Segment Start: Data extract
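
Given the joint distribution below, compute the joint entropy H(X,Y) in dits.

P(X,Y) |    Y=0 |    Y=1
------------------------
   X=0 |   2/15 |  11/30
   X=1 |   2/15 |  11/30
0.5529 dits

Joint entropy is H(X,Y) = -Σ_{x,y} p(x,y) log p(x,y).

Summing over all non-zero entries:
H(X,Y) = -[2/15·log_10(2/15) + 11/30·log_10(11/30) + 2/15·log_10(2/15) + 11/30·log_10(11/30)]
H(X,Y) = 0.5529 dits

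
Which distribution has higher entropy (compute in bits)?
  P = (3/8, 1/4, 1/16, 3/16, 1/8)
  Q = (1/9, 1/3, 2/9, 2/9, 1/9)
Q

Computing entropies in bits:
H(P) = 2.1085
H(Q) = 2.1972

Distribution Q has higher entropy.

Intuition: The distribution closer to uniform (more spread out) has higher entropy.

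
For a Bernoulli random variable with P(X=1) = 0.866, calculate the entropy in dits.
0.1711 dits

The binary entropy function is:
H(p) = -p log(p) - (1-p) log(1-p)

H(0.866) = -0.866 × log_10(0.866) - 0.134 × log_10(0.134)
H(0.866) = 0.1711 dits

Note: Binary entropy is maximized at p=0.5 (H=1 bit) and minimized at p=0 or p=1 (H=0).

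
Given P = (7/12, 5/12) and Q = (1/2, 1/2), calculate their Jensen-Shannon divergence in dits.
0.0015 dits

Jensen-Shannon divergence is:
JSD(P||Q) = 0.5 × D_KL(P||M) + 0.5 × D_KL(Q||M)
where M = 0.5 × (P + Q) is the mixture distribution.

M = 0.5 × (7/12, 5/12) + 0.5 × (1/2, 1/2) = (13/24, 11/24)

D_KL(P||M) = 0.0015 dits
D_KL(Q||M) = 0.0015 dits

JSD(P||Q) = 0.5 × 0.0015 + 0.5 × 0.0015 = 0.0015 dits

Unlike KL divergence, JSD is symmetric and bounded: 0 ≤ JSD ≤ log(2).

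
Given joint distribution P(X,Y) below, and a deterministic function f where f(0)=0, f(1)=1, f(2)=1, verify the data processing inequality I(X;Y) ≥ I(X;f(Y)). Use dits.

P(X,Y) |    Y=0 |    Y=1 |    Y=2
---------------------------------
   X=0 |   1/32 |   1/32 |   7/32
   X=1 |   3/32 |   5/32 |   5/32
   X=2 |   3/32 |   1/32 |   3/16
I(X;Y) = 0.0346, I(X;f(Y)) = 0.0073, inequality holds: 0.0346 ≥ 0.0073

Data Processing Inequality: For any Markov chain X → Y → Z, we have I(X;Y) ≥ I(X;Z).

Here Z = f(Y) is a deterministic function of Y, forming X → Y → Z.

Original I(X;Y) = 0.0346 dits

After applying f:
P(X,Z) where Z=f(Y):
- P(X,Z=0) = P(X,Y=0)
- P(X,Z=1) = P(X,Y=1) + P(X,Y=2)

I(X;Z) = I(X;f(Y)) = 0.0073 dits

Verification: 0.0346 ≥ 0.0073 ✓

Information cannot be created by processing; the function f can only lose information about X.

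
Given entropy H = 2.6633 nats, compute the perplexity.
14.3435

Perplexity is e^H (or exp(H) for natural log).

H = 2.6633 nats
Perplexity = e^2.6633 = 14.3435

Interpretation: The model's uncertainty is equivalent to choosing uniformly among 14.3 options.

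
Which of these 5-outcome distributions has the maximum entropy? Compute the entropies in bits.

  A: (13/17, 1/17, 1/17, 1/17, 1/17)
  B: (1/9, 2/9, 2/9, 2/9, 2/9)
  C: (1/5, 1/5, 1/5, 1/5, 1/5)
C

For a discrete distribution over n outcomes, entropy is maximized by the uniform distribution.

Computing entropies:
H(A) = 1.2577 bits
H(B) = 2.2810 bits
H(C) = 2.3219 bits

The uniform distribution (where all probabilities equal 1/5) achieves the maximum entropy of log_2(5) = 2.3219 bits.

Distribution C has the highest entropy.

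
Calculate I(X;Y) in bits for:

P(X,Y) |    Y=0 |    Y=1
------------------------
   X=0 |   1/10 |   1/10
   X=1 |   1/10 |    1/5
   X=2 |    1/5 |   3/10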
Segment End: Data extract
▶ _What to produce_
Reply with one number, the count of lines in the entries that hold the string "Which".

▶ _Worked solution_
2